## What this task involves:
Please return every line in the following data that includes the string "central".
════════════════════
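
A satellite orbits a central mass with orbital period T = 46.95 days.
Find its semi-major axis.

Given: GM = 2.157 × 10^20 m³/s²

Convert to SI: T = 46.95 days = 4.05648e+06 s.
Invert Kepler's third law: a = (GM · T² / (4π²))^(1/3).
Substituting T = 4.05648e+06 s and GM = 2.157e+20 m³/s²:
a = (2.157e+20 · (4.05648e+06)² / (4π²))^(1/3) m
a ≈ 4.48e+10 m = 44.8 Gm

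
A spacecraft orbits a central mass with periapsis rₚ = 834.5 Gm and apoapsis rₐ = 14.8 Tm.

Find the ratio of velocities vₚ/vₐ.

Convert to SI: rₚ = 834.5 Gm = 8.345e+11 m; rₐ = 14.8 Tm = 1.48e+13 m.
Conservation of angular momentum gives rₚvₚ = rₐvₐ, so vₚ/vₐ = rₐ/rₚ.
vₚ/vₐ = 1.48e+13 / 8.345e+11 ≈ 17.74.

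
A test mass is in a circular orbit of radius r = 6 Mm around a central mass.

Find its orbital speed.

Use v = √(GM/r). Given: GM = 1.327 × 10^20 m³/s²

Convert to SI: r = 6 Mm = 6e+06 m.
For a circular orbit, gravity supplies the centripetal force, so v = √(GM / r).
v = √(1.327e+20 / 6e+06) m/s ≈ 4.703e+06 m/s = 4703 km/s.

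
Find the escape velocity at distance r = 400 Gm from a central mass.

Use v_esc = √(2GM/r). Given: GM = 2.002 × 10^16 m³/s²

Convert to SI: r = 400 Gm = 4e+11 m.
Escape velocity comes from setting total energy to zero: ½v² − GM/r = 0 ⇒ v_esc = √(2GM / r).
v_esc = √(2 · 2.002e+16 / 4e+11) m/s ≈ 316.4 m/s = 316.4 m/s.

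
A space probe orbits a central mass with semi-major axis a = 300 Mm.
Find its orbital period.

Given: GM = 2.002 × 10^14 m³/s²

Convert to SI: a = 300 Mm = 3e+08 m.
Kepler's third law: T = 2π √(a³ / GM).
Substituting a = 3e+08 m and GM = 2.002e+14 m³/s²:
T = 2π √((3e+08)³ / 2.002e+14) s
T ≈ 2.307e+06 s = 26.71 days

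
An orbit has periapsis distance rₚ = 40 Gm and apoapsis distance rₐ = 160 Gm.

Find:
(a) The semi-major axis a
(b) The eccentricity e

Convert to SI: rₚ = 40 Gm = 4e+10 m; rₐ = 160 Gm = 1.6e+11 m.
(a) a = (rₚ + rₐ) / 2 = (4e+10 + 1.6e+11) / 2 ≈ 1e+11 m = 100 Gm.
(b) e = (rₐ − rₚ) / (rₐ + rₚ) = (1.6e+11 − 4e+10) / (1.6e+11 + 4e+10) ≈ 0.6.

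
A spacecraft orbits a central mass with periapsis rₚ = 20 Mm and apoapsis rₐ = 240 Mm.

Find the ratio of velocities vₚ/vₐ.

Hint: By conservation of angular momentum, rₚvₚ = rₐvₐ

Convert to SI: rₚ = 20 Mm = 2e+07 m; rₐ = 240 Mm = 2.4e+08 m.
Conservation of angular momentum gives rₚvₚ = rₐvₐ, so vₚ/vₐ = rₐ/rₚ.
vₚ/vₐ = 2.4e+08 / 2e+07 ≈ 12.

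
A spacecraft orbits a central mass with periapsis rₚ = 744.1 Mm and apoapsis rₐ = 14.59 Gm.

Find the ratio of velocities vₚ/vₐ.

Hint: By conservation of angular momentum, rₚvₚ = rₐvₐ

Convert to SI: rₚ = 744.1 Mm = 7.441e+08 m; rₐ = 14.59 Gm = 1.459e+10 m.
Conservation of angular momentum gives rₚvₚ = rₐvₐ, so vₚ/vₐ = rₐ/rₚ.
vₚ/vₐ = 1.459e+10 / 7.441e+08 ≈ 19.61.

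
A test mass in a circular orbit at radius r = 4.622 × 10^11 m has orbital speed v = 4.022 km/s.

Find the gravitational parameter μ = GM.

Convert to SI: v = 4.022 km/s = 4022 m/s.
For a circular orbit v² = GM/r, so GM = v² · r.
GM = (4022)² · 4.622e+11 m³/s² ≈ 7.477e+18 m³/s² = 7.477 × 10^18 m³/s².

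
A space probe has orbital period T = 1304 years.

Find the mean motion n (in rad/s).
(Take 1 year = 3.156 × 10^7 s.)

Convert to SI: T = 1304 years = 4.11542e+10 s.
n = 2π / T.
n = 2π / 4.11542e+10 s ≈ 1.527e-10 rad/s.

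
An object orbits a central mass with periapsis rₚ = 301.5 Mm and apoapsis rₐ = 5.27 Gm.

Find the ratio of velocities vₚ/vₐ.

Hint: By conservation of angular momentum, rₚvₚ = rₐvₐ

Convert to SI: rₚ = 301.5 Mm = 3.015e+08 m; rₐ = 5.27 Gm = 5.27e+09 m.
Conservation of angular momentum gives rₚvₚ = rₐvₐ, so vₚ/vₐ = rₐ/rₚ.
vₚ/vₐ = 5.27e+09 / 3.015e+08 ≈ 17.48.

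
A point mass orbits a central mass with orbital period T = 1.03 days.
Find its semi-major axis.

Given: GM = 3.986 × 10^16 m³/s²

Convert to SI: T = 1.03 days = 88992 s.
Invert Kepler's third law: a = (GM · T² / (4π²))^(1/3).
Substituting T = 88992 s and GM = 3.986e+16 m³/s²:
a = (3.986e+16 · (88992)² / (4π²))^(1/3) m
a ≈ 2e+08 m = 200 Mm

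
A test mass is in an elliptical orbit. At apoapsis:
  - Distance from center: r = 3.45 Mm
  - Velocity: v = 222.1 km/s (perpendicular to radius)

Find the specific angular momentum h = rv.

Convert to SI: r = 3.45 Mm = 3.45e+06 m; v = 222.1 km/s = 222100 m/s.
With v perpendicular to r, h = r · v.
h = 3.45e+06 · 222100 m²/s ≈ 7.662e+11 m²/s.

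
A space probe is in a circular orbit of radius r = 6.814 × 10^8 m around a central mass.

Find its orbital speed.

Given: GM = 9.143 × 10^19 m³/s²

For a circular orbit, gravity supplies the centripetal force, so v = √(GM / r).
v = √(9.143e+19 / 6.814e+08) m/s ≈ 3.663e+05 m/s = 366.3 km/s.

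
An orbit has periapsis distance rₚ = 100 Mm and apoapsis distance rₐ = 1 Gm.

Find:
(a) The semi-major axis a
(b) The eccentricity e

Convert to SI: rₚ = 100 Mm = 1e+08 m; rₐ = 1 Gm = 1e+09 m.
(a) a = (rₚ + rₐ) / 2 = (1e+08 + 1e+09) / 2 ≈ 5.5e+08 m = 550 Mm.
(b) e = (rₐ − rₚ) / (rₐ + rₚ) = (1e+09 − 1e+08) / (1e+09 + 1e+08) ≈ 0.8182.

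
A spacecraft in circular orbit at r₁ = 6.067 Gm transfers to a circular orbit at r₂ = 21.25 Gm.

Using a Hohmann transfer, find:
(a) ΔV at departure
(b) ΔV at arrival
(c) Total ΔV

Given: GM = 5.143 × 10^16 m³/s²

Convert to SI: r₁ = 6.067 Gm = 6.067e+09 m; r₂ = 21.25 Gm = 2.125e+10 m.
Transfer semi-major axis: a_t = (r₁ + r₂)/2 = (6.067e+09 + 2.125e+10)/2 = 1.36585e+10 m.
Circular speeds: v₁ = √(GM/r₁) = 2911.53 m/s, v₂ = √(GM/r₂) = 1555.71 m/s.
Transfer speeds (vis-viva v² = GM(2/r − 1/a_t)): v₁ᵗ = 3631.61 m/s, v₂ᵗ = 1036.85 m/s.
(a) ΔV₁ = |v₁ᵗ − v₁| ≈ 720.1 m/s = 720.1 m/s.
(b) ΔV₂ = |v₂ − v₂ᵗ| ≈ 518.9 m/s = 518.9 m/s.
(c) ΔV_total = ΔV₁ + ΔV₂ ≈ 1239 m/s = 1.239 km/s.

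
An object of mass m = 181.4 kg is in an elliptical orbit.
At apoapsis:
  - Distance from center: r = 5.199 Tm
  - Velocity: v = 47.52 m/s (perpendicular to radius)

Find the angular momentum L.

Convert to SI: r = 5.199 Tm = 5.199e+12 m.
Since v is perpendicular to r, L = m · v · r.
L = 181.4 · 47.52 · 5.199e+12 kg·m²/s ≈ 4.482e+16 kg·m²/s.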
════════════════════
## Task response:
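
A satellite orbits a central mass with orbital period T = 46.95 days.
A spacecraft orbits a central mass with periapsis rₚ = 834.5 Gm and apoapsis rₐ = 14.8 Tm.
A test mass is in a circular orbit of radius r = 6 Mm around a central mass.
Find the escape velocity at distance r = 400 Gm from a central mass.
A space probe orbits a central mass with semi-major axis a = 300 Mm.
A spacecraft orbits a central mass with periapsis rₚ = 20 Mm and apoapsis rₐ = 240 Mm.
A spacecraft orbits a central mass with periapsis rₚ = 744.1 Mm and apoapsis rₐ = 14.59 Gm.
An object orbits a central mass with periapsis rₚ = 301.5 Mm and apoapsis rₐ = 5.27 Gm.
A point mass orbits a central mass with orbital period T = 1.03 days.
A space probe is in a circular orbit of radius r = 6.814 × 10^8 m around a central mass.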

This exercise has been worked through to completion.